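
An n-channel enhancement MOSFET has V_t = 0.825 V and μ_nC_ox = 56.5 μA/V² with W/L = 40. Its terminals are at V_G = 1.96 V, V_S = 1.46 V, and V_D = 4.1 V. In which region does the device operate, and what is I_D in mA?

Cutoff; I_D = 0 mA

V_GS = V_G − V_S = 1.96 − 1.46 = 0.5 V; V_DS = V_D − V_S = 4.1 − 1.46 = 2.64 V.
V_GS = 0.5 V < V_t = 0.825 V, so the transistor is in cutoff.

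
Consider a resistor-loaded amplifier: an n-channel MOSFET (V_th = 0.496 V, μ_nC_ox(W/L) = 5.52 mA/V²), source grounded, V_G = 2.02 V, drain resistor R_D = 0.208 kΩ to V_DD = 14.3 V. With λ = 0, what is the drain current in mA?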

**Exercise details**
Repeat the material in full. Change nothing.

**Final answer**
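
An n-channel enhancement MOSFET has V_t = 0.825 V and μ_nC_ox = 56.5 μA/V² with W/L = 40. Its terminals are at V_G = 1.96 V, V_S = 1.46 V, and V_D = 4.1 V. In which region does the device operate, and what is I_D in mA?

Cutoff; I_D = 0 mA

V_GS = V_G − V_S = 1.96 − 1.46 = 0.5 V; V_DS = V_D − V_S = 4.1 − 1.46 = 2.64 V.
V_GS = 0.5 V < V_t = 0.825 V, so the transistor is in cutoff.

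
Consider a resistor-loaded amplifier: an n-channel MOSFET (V_th = 0.496 V, μ_nC_ox(W/L) = 5.52 mA/V²), source grounded, V_G = 2.02 V, drain resistor R_D = 0.208 kΩ to V_DD = 14.3 V. With λ = 0, what is the drain current in mA?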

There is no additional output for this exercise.